§ **TASK REQUIREMENTS**: When you find the line with "The decoder is" among the records below, reproduce it and each line after it exactly, ending with the line with "- DATA_DONE: finished".

§ **Saved entries**:

_____

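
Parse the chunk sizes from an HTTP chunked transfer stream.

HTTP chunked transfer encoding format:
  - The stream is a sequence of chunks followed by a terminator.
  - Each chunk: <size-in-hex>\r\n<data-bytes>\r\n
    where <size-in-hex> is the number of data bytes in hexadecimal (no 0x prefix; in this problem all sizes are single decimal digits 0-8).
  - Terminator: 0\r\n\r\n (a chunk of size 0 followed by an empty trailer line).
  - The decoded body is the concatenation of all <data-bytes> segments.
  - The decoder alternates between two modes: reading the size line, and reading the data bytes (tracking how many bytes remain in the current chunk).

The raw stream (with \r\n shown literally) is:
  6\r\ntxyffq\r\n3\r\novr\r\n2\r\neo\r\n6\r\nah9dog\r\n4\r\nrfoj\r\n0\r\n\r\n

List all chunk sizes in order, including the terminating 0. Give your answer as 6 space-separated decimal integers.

Chunk 1: stream[0..1]='6' size=0x6=6, data at stream[3..9]='txyffq' -> body[0..6], body so far='txyffq'
Chunk 2: stream[11..12]='3' size=0x3=3, data at stream[14..17]='ovr' -> body[6..9], body so far='txyffqovr'
Chunk 3: stream[19..20]='2' size=0x2=2, data at stream[22..24]='eo' -> body[9..11], body so far='txyffqovreo'
Chunk 4: stream[26..27]='6' size=0x6=6, data at stream[29..35]='ah9dog' -> body[11..17], body so far='txyffqovreoah9dog'
Chunk 5: stream[37..38]='4' size=0x4=4, data at stream[40..44]='rfoj' -> body[17..21], body so far='txyffqovreoah9dogrfoj'
Chunk 6: stream[46..47]='0' size=0 (terminator). Final body='txyffqovreoah9dogrfoj' (21 bytes)

Answer: 6 3 2 6 4 0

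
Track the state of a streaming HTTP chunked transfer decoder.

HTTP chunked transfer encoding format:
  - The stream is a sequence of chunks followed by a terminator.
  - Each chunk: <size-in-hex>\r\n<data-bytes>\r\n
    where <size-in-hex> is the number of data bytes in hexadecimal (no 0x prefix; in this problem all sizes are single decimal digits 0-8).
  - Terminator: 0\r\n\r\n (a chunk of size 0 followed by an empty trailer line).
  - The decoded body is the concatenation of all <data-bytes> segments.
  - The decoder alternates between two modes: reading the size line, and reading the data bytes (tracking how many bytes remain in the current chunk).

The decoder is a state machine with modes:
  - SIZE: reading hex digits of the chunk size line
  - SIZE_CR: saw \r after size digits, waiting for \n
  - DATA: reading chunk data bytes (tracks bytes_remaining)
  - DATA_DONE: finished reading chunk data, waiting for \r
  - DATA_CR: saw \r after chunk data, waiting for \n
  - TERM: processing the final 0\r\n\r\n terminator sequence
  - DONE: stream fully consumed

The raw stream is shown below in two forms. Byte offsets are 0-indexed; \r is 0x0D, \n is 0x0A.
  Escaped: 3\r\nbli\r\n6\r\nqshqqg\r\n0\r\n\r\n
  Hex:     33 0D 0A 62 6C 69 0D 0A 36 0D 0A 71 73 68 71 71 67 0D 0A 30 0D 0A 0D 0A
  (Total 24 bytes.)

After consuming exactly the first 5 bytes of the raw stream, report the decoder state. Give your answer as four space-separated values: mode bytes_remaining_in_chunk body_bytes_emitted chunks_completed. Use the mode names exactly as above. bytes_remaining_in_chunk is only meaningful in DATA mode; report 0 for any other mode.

Answer: DATA 1 2 0

Derivation:
Byte 0 = '3': mode=SIZE remaining=0 emitted=0 chunks_done=0
Byte 1 = 0x0D: mode=SIZE_CR remaining=0 emitted=0 chunks_done=0
Byte 2 = 0x0A: mode=DATA remaining=3 emitted=0 chunks_done=0
Byte 3 = 'b': mode=DATA remaining=2 emitted=1 chunks_done=0
Byte 4 = 'l': mode=DATA remaining=1 emitted=2 chunks_done=0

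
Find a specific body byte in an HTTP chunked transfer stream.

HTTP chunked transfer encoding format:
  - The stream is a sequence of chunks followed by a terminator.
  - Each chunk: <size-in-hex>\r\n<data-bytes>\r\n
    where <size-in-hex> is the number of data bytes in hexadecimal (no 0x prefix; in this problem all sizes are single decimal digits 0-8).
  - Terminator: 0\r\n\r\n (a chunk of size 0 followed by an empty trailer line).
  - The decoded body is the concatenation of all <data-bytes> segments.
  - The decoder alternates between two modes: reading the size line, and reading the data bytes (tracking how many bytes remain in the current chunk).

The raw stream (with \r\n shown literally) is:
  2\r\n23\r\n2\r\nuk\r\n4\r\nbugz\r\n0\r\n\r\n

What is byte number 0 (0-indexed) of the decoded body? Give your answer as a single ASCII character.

Chunk 1: stream[0..1]='2' size=0x2=2, data at stream[3..5]='23' -> body[0..2], body so far='23'
Chunk 2: stream[7..8]='2' size=0x2=2, data at stream[10..12]='uk' -> body[2..4], body so far='23uk'
Chunk 3: stream[14..15]='4' size=0x4=4, data at stream[17..21]='bugz' -> body[4..8], body so far='23ukbugz'
Chunk 4: stream[23..24]='0' size=0 (terminator). Final body='23ukbugz' (8 bytes)
Body byte 0 = '2'

Answer: 2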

_____

§ **SOLUTION TO THIS PROBLEM**:
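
The decoder is a state machine with modes:
  - SIZE: reading hex digits of the chunk size line
  - SIZE_CR: saw \r after size digits, waiting for \n
  - DATA: reading chunk data bytes (tracks bytes_remaining)
  - DATA_DONE: finished reading chunk data, waiting for \r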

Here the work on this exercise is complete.